* [Input data]
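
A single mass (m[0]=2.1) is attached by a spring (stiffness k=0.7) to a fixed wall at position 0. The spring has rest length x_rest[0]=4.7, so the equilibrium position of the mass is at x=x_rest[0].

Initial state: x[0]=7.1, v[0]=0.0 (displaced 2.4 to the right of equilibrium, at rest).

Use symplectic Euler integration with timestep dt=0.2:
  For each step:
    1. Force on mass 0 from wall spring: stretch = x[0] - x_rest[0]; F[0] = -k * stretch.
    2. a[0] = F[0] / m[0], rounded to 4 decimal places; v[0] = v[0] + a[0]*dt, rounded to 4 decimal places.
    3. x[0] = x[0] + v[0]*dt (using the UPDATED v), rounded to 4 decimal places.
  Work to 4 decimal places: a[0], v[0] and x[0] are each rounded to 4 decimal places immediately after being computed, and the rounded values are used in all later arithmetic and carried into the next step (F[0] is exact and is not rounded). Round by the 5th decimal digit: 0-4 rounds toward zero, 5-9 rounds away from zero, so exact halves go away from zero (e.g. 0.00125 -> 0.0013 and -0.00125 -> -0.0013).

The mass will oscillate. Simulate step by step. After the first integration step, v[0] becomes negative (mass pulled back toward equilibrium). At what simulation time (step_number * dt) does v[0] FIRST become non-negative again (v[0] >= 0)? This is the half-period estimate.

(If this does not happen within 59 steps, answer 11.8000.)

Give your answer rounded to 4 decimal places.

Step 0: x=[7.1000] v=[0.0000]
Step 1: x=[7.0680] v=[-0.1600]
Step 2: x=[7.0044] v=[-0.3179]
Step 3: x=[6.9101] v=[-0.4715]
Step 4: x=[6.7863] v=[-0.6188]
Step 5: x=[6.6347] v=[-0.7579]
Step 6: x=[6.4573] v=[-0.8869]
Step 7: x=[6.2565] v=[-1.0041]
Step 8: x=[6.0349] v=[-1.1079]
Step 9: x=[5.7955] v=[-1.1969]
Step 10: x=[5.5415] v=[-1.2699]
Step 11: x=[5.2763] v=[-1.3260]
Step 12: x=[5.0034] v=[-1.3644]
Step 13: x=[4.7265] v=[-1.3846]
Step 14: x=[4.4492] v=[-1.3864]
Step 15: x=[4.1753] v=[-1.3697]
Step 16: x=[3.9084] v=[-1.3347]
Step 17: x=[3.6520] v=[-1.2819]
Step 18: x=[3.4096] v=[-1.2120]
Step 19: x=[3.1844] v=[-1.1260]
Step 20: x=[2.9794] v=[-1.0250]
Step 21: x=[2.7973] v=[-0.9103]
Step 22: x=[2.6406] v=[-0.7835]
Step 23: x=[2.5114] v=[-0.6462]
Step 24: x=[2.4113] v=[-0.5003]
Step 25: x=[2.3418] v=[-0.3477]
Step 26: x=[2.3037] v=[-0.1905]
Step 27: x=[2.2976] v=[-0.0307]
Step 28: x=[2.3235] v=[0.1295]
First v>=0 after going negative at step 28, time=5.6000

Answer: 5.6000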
---
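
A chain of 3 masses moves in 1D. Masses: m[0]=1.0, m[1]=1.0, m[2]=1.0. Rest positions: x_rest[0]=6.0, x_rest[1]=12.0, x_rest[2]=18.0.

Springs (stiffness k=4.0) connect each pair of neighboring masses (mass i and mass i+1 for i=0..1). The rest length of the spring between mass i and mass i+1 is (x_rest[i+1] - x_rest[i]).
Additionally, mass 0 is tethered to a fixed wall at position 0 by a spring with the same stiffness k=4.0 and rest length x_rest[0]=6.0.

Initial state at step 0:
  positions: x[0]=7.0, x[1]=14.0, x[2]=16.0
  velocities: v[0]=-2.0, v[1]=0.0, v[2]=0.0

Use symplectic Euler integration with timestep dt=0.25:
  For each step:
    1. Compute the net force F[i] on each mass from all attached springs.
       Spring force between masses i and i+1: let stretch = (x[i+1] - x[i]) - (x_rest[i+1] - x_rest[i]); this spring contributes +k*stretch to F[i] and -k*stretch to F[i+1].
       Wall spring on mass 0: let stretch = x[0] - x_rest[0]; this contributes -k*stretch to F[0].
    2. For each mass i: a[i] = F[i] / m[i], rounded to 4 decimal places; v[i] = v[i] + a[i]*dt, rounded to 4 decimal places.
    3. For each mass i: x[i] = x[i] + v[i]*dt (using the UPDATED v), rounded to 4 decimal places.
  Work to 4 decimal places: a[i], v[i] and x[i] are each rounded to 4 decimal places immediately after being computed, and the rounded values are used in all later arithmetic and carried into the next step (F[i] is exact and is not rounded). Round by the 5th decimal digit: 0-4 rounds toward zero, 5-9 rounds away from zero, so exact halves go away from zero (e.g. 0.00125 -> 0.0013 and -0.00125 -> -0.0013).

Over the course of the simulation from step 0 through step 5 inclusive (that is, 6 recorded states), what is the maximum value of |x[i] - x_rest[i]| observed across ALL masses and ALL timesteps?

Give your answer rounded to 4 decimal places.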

* [Exercise goal] What lines in the listing above contain the word "toward"? Show each one.

* [Written reply]
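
  Work to 4 decimal places: a[0], v[0] and x[0] are each rounded to 4 decimal places immediately after being computed, and the rounded values are used in all later arithmetic and carried into the next step (F[0] is exact and is not rounded). Round by the 5th decimal digit: 0-4 rounds toward zero, 5-9 rounds away from zero, so exact halves go away from zero (e.g. 0.00125 -> 0.0013 and -0.00125 -> -0.0013).
The mass will oscillate. Simulate step by step. After the first integration step, v[0] becomes negative (mass pulled back toward equilibrium). At what simulation time (step_number * dt) does v[0] FIRST become non-negative again (v[0] >= 0)? This is the half-period estimate.
  Work to 4 decimal places: a[i], v[i] and x[i] are each rounded to 4 decimal places immediately after being computed, and the rounded values are used in all later arithmetic and carried into the next step (F[i] is exact and is not rounded). Round by the 5th decimal digit: 0-4 rounds toward zero, 5-9 rounds away from zero, so exact halves go away from zero (e.g. 0.00125 -> 0.0013 and -0.00125 -> -0.0013).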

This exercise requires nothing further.